*** MATERIALS PROVIDED ***

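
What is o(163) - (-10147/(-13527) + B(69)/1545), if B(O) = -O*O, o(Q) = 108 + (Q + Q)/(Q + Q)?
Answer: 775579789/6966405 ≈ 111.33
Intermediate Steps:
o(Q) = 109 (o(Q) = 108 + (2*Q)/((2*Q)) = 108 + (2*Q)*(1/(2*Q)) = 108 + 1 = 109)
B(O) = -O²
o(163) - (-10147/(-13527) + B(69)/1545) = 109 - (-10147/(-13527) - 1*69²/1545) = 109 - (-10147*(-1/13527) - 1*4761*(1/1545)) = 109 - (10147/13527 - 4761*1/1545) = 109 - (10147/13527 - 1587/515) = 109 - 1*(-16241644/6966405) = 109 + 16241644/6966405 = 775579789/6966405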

***
*** MATERIALS PROVIDED ***

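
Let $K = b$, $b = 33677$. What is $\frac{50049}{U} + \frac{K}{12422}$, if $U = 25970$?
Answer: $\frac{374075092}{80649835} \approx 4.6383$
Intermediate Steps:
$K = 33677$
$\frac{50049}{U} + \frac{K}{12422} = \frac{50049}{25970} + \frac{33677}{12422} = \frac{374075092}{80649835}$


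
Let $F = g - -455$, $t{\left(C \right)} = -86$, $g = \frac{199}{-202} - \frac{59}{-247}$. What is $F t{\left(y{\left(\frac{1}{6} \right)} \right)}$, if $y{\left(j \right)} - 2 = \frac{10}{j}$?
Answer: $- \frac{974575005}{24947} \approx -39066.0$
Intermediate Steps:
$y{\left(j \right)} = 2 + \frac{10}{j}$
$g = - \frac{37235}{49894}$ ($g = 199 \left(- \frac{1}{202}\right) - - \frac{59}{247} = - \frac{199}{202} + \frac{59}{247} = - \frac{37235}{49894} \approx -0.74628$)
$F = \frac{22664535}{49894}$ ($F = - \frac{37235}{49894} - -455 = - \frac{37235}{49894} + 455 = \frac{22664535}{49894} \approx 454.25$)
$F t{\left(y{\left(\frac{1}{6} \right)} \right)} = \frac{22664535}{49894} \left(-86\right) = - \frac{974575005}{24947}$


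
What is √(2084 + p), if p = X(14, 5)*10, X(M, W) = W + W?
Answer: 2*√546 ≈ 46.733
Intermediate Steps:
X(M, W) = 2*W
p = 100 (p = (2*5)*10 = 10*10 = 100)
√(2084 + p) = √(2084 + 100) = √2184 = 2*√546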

***
*** MATERIALS PROVIDED ***

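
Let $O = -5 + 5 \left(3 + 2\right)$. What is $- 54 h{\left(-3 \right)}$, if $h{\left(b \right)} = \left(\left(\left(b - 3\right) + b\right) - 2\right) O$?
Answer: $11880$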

***

▸ **DIRECTIONS**: Your response should contain each line of the listing in which the word "Answer" occurs.

▸ **SOLUTION**:
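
Answer: 775579789/6966405 ≈ 111.33
Answer: $\frac{374075092}{80649835} \approx 4.6383$
Answer: $- \frac{974575005}{24947} \approx -39066.0$
Answer: 2*√546 ≈ 46.733
Answer: $11880$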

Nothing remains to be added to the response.